Excerpts from a dataset

━━━━━━━━━━━━━━━━

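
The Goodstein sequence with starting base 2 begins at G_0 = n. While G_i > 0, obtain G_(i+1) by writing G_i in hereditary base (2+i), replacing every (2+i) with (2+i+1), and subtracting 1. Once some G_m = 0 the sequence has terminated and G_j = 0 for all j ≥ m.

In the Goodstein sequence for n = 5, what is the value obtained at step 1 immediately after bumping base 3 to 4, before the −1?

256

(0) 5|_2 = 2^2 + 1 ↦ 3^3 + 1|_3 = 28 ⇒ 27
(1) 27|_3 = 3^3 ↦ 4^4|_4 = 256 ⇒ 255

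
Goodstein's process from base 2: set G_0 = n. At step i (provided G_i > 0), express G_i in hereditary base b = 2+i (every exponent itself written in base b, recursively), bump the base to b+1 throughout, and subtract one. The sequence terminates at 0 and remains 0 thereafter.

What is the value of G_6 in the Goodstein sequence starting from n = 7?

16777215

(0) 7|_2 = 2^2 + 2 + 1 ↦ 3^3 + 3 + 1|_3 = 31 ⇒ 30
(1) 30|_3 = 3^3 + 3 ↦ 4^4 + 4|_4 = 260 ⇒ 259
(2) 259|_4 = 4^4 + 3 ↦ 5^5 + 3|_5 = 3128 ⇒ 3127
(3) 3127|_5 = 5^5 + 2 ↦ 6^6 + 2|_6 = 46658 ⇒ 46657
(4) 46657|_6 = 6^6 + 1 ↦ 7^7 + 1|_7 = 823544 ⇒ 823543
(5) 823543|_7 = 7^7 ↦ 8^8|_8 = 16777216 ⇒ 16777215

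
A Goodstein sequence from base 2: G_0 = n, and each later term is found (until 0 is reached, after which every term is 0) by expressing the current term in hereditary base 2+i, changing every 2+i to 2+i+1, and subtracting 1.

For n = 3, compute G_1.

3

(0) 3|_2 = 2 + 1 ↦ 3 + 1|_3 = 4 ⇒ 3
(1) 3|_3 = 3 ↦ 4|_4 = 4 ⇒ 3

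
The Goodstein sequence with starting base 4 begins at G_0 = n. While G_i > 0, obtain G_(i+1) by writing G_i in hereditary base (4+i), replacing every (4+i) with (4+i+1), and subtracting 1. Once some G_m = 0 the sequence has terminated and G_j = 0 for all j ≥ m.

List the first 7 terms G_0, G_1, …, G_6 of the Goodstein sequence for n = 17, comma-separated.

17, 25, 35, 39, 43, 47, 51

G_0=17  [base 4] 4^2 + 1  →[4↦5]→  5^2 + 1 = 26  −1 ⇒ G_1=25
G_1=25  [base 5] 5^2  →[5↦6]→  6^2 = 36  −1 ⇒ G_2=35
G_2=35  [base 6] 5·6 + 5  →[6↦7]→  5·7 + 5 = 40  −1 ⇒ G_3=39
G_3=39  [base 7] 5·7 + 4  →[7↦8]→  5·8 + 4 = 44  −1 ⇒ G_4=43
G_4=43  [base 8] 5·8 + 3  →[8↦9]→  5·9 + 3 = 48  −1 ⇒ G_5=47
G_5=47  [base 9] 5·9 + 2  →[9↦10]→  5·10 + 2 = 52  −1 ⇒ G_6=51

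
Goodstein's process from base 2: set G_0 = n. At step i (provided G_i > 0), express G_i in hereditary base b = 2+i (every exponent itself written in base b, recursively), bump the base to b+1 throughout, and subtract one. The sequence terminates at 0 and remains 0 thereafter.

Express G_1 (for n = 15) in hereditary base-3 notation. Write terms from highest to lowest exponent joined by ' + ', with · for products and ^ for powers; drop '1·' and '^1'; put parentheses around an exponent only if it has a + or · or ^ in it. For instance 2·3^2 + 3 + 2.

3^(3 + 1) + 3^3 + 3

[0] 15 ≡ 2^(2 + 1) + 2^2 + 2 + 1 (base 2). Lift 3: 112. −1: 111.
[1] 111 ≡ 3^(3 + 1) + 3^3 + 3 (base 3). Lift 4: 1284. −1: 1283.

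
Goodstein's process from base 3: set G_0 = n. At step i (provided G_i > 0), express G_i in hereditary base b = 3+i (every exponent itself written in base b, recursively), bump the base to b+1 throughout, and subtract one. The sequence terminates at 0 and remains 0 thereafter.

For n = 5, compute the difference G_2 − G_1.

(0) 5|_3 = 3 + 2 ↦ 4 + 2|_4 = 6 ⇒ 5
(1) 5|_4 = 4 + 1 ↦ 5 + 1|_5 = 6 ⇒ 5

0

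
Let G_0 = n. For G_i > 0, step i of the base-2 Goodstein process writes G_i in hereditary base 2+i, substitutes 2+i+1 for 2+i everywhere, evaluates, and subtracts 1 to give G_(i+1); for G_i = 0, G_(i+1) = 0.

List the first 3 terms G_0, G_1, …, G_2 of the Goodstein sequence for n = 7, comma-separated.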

━━━━━━━━━━━━━━━━

Every record above is to be transcribed exactly.

Written reply.
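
The Goodstein sequence with starting base 2 begins at G_0 = n. While G_i > 0, obtain G_(i+1) by writing G_i in hereditary base (2+i), replacing every (2+i) with (2+i+1), and subtracting 1. Once some G_m = 0 the sequence has terminated and G_j = 0 for all j ≥ m.

In the Goodstein sequence for n = 5, what is the value obtained at step 1 immediately after bumping base 3 to 4, before the −1?

256

(0) 5|_2 = 2^2 + 1 ↦ 3^3 + 1|_3 = 28 ⇒ 27
(1) 27|_3 = 3^3 ↦ 4^4|_4 = 256 ⇒ 255

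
Goodstein's process from base 2: set G_0 = n. At step i (provided G_i > 0), express G_i in hereditary base b = 2+i (every exponent itself written in base b, recursively), bump the base to b+1 throughout, and subtract one. The sequence terminates at 0 and remains 0 thereafter.

What is the value of G_6 in the Goodstein sequence starting from n = 7?

16777215

(0) 7|_2 = 2^2 + 2 + 1 ↦ 3^3 + 3 + 1|_3 = 31 ⇒ 30
(1) 30|_3 = 3^3 + 3 ↦ 4^4 + 4|_4 = 260 ⇒ 259
(2) 259|_4 = 4^4 + 3 ↦ 5^5 + 3|_5 = 3128 ⇒ 3127
(3) 3127|_5 = 5^5 + 2 ↦ 6^6 + 2|_6 = 46658 ⇒ 46657
(4) 46657|_6 = 6^6 + 1 ↦ 7^7 + 1|_7 = 823544 ⇒ 823543
(5) 823543|_7 = 7^7 ↦ 8^8|_8 = 16777216 ⇒ 16777215

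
A Goodstein sequence from base 2: G_0 = n, and each later term is found (until 0 is reached, after which every term is 0) by expressing the current term in hereditary base 2+i, changing every 2+i to 2+i+1, and subtracting 1.

For n = 3, compute G_1.

3

(0) 3|_2 = 2 + 1 ↦ 3 + 1|_3 = 4 ⇒ 3
(1) 3|_3 = 3 ↦ 4|_4 = 4 ⇒ 3

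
The Goodstein sequence with starting base 4 begins at G_0 = n. While G_i > 0, obtain G_(i+1) by writing G_i in hereditary base (4+i), replacing every (4+i) with (4+i+1), and subtracting 1. Once some G_m = 0 the sequence has terminated and G_j = 0 for all j ≥ m.

List the first 7 terms G_0, G_1, …, G_6 of the Goodstein sequence for n = 17, comma-separated.

17, 25, 35, 39, 43, 47, 51

G_0=17  [base 4] 4^2 + 1  →[4↦5]→  5^2 + 1 = 26  −1 ⇒ G_1=25
G_1=25  [base 5] 5^2  →[5↦6]→  6^2 = 36  −1 ⇒ G_2=35
G_2=35  [base 6] 5·6 + 5  →[6↦7]→  5·7 + 5 = 40  −1 ⇒ G_3=39
G_3=39  [base 7] 5·7 + 4  →[7↦8]→  5·8 + 4 = 44  −1 ⇒ G_4=43
G_4=43  [base 8] 5·8 + 3  →[8↦9]→  5·9 + 3 = 48  −1 ⇒ G_5=47
G_5=47  [base 9] 5·9 + 2  →[9↦10]→  5·10 + 2 = 52  −1 ⇒ G_6=51

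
Goodstein's process from base 2: set G_0 = n. At step i (provided G_i > 0), express G_i in hereditary base b = 2+i (every exponent itself written in base b, recursively), bump the base to b+1 throughout, and subtract one. The sequence terminates at 0 and remains 0 thereafter.

Express G_1 (for n = 15) in hereditary base-3 notation. Write terms from highest to lowest exponent joined by ' + ', with · for products and ^ for powers; drop '1·' and '^1'; put parentheses around an exponent only if it has a + or · or ^ in it. For instance 2·3^2 + 3 + 2.

3^(3 + 1) + 3^3 + 3

[0] 15 ≡ 2^(2 + 1) + 2^2 + 2 + 1 (base 2). Lift 3: 112. −1: 111.
[1] 111 ≡ 3^(3 + 1) + 3^3 + 3 (base 3). Lift 4: 1284. −1: 1283.

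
Goodstein's process from base 3: set G_0 = n. At step i (provided G_i > 0), express G_i in hereditary base b = 3+i (every exponent itself written in base b, recursively), bump the base to b+1 throughout, and subtract one. The sequence terminates at 0 and remains 0 thereafter.

For n = 5, compute the difference G_2 − G_1.

(0) 5|_3 = 3 + 2 ↦ 4 + 2|_4 = 6 ⇒ 5
(1) 5|_4 = 4 + 1 ↦ 5 + 1|_5 = 6 ⇒ 5

0

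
Let G_0 = n. For G_i > 0, step i of the base-2 Goodstein process writes G_i in hereditary base 2+i, substitutes 2+i+1 for 2+i everywhere, evaluates, and subtracts 1 to give G_(i+1); for G_i = 0, G_(i+1) = 0.

List the first 3 terms G_0, G_1, …, G_2 of the Goodstein sequence for n = 7, comma-separated.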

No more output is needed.